- What you are asked to do
In the listing that follows, determine how many lines include the word "from". Respond with that number alone.
┄┄┄┄┄┄┄┄┄┄┄┄┄┄┄┄┄┄┄┄
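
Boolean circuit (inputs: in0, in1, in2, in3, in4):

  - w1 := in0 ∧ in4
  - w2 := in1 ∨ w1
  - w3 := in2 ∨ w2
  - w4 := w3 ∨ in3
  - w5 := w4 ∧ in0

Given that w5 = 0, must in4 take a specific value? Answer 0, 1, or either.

Both values of in4 occur among assignments with w5 = 0:
  in4=0: in0=0, in1=0, in2=0, in3=0, in4=0
  in4=1: in0=0, in1=0, in2=0, in3=0, in4=1

either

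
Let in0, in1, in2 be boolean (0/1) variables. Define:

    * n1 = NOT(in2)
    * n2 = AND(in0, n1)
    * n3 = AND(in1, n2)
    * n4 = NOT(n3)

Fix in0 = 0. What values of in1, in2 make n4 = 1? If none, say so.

in1=0 in2=0

n4 = NOT(n3) must be 1, so n3 = 0.
n3 = AND(in1, n2) must be 0, so at least one of in1, n2 is 0.
Check with in0 = 0 and in1=0, in2=0:
n1 = NOT(in2) = NOT 0 = 1
n2 = AND(in0, n1) = AND(0, 1) = 0
n3 = AND(in1, n2) = AND(0, 0) = 0
n4 = NOT(n3) = NOT 0 = 1
So n4 = 1.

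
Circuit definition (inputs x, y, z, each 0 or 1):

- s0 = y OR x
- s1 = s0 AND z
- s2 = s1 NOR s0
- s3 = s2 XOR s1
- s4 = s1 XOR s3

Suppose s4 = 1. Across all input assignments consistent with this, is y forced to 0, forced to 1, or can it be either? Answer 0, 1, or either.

0

s4 = s1 XOR s3 must be 1, so s1 and s3 differ.
Every assignment with s4 = 1 has y = 0; there are 2 such assignment(s).
  x=0, y=0, z=0
  x=0, y=0, z=1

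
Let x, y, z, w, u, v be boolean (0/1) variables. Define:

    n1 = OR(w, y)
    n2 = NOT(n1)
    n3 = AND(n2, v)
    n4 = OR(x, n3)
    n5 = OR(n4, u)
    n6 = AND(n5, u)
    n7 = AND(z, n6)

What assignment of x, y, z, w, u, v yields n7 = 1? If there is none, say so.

x=1, y=0, z=1, w=1, u=1, v=1

n7 = AND(z, n6) must be 1, so both z = 1 and n6 = 1.
n6 = AND(n5, u) must be 1, so both n5 = 1 and u = 1.
Check with x=1, y=0, z=1, w=1, u=1, v=1:
n1 = OR(w, y) = OR(1, 0) = 1
n2 = NOT(n1) = NOT 1 = 0
n3 = AND(n2, v) = AND(0, 1) = 0
n4 = OR(x, n3) = OR(1, 0) = 1
n5 = OR(n4, u) = OR(1, 1) = 1
n6 = AND(n5, u) = AND(1, 1) = 1
n7 = AND(z, n6) = AND(1, 1) = 1
So n7 = 1 as required.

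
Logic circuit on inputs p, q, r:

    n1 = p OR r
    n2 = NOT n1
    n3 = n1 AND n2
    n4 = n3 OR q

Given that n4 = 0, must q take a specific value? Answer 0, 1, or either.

0

n4 = n3 OR q must be 0, so both n3 = 0 and q = 0.
Every assignment with n4 = 0 has q = 0; there are 4 such assignment(s).
  p=0, q=0, r=0
  p=0, q=0, r=1
  p=1, q=0, r=0
  p=1, q=0, r=1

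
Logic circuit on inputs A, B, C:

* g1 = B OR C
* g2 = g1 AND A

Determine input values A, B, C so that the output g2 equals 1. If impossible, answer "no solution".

g2 = g1 AND A must be 1, so both g1 = 1 and A = 1.
g1 = B OR C must be 1, so at least one of B, C is 1.
Check with A=1, B=1, C=0:
g1 = B OR C = 1 OR 0 = 1
g2 = g1 AND A = 1 AND 1 = 1
So g2 = 1 as required.

A=1, B=1, C=0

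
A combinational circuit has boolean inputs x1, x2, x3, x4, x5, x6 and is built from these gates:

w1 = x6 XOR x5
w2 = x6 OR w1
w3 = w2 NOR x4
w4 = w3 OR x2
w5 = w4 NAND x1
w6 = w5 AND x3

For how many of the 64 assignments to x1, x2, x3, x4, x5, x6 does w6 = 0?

41

w6 = w5 AND x3 must be 0, so at least one of w5, x3 is 0.
Enumerating the 64 input combinations, 41 give w6 = 0 and 23 give w6 = 1.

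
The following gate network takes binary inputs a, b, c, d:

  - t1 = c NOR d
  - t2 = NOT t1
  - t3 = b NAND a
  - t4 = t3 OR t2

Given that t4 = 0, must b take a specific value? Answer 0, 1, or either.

1

t4 = t3 OR t2 must be 0, so both t3 = 0 and t2 = 0.
t3 = b NAND a must be 0, so both b = 1 and a = 1.
Every assignment with t4 = 0 has b = 1; there are 1 such assignment(s).
  a=1, b=1, c=0, d=0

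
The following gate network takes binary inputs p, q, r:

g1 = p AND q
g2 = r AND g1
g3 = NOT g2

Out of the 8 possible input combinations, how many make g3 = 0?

g3 = NOT g2 must be 0, so g2 = 1.
g2 = r AND g1 must be 1, so both r = 1 and g1 = 1.
Enumerating the 8 input combinations, 1 give g3 = 0 and 7 give g3 = 1.

1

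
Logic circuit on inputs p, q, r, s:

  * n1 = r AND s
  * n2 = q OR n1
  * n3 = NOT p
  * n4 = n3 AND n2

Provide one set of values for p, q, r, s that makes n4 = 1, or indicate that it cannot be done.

Check with p=0 q=1 r=1 s=1:
n1 = r AND s = 1 AND 1 = 1
n2 = q OR n1 = 1 OR 1 = 1
n3 = NOT p = NOT 0 = 1
n4 = n3 AND n2 = 1 AND 1 = 1
So n4 = 1 as required.

p=0 q=1 r=1 s=1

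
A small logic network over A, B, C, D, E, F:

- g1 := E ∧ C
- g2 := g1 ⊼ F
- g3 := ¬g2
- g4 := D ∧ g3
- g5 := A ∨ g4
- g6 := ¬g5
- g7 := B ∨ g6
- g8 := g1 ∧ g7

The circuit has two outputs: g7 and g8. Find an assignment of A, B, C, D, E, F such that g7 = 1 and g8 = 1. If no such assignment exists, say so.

Check with A=1 B=1 C=1 D=1 E=1 F=0:
g1 = E ∧ C = 1 ∧ 1 = 1
g2 = g1 ⊼ F = 1 ⊼ 0 = 1
g3 = ¬g2 = ¬1 = 0
g4 = D ∧ g3 = 1 ∧ 0 = 0
g5 = A ∨ g4 = 1 ∨ 0 = 1
g6 = ¬g5 = ¬1 = 0
g7 = B ∨ g6 = 1 ∨ 0 = 1
g8 = g1 ∧ g7 = 1 ∧ 1 = 1
So g7 = 1 and g8 = 1.

A=1 B=1 C=1 D=1 E=1 F=0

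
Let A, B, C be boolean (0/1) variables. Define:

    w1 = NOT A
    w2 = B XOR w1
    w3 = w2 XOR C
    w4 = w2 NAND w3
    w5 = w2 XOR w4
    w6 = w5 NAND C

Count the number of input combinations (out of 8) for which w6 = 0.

w6 = w5 NAND C must be 0, so both w5 = 1 and C = 1.
w5 = w2 XOR w4 must be 1, so w2 and w4 differ.
Satisfying assignments:
  A=0, B=1, C=1
  A=1, B=0, C=1

2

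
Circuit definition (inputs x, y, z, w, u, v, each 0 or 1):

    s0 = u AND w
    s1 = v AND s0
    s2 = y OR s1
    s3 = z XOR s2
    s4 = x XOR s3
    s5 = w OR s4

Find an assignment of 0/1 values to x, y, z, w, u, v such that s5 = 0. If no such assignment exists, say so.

x=1 y=1 z=0 w=0 u=1 v=0

s5 = w OR s4 must be 0, so both w = 0 and s4 = 0.
s4 = x XOR s3 must be 0, so x and s3 are equal.
Check with x=1 y=1 z=0 w=0 u=1 v=0:
s0 = u AND w = 1 AND 0 = 0
s1 = v AND s0 = 0 AND 0 = 0
s2 = y OR s1 = 1 OR 0 = 1
s3 = z XOR s2 = 0 XOR 1 = 1
s4 = x XOR s3 = 1 XOR 1 = 0
s5 = w OR s4 = 0 OR 0 = 0
So s5 = 0 as required.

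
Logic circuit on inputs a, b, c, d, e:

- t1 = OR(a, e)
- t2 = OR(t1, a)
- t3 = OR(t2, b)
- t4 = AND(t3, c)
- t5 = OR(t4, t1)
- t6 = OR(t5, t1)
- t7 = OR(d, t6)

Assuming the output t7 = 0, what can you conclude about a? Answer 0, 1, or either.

0

t7 = OR(d, t6) must be 0, so both d = 0 and t6 = 0.
t6 = OR(t5, t1) must be 0, so both t5 = 0 and t1 = 0.
t5 = OR(t4, t1) must be 0, so both t4 = 0 and t1 = 0.
Every assignment with t7 = 0 has a = 0; there are 3 such assignment(s).
  a=0, b=0, c=0, d=0, e=0
  a=0, b=0, c=1, d=0, e=0
  a=0, b=1, c=0, d=0, e=0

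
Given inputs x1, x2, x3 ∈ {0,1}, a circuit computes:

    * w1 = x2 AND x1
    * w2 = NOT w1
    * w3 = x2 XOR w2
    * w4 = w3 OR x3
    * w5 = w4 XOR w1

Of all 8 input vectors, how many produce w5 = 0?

3

w5 = w4 XOR w1 must be 0, so w4 and w1 are equal.
Satisfying assignments:
  x1=0, x2=1, x3=0
  x1=1, x2=1, x3=0
  x1=1, x2=1, x3=1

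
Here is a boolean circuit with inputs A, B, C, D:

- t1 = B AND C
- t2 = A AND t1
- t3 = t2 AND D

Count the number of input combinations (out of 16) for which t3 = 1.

t3 = t2 AND D must be 1, so both t2 = 1 and D = 1.
Satisfying assignments:
  A=1, B=1, C=1, D=1

1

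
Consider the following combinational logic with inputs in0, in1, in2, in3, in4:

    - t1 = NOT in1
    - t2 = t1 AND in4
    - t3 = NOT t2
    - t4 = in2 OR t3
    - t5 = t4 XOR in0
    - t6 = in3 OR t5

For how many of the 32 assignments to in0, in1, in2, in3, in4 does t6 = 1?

t6 = in3 OR t5 must be 1, so at least one of in3, t5 is 1.
Enumerating the 32 input combinations, 24 give t6 = 1 and 8 give t6 = 0.

24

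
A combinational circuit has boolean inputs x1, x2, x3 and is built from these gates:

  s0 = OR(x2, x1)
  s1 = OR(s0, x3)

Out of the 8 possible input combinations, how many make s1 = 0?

1

s1 = OR(s0, x3) must be 0, so both s0 = 0 and x3 = 0.
Satisfying assignments:
  x1=0, x2=0, x3=0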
┄┄┄┄┄┄┄┄┄┄┄┄┄┄┄┄┄┄┄┄
- Expected output
2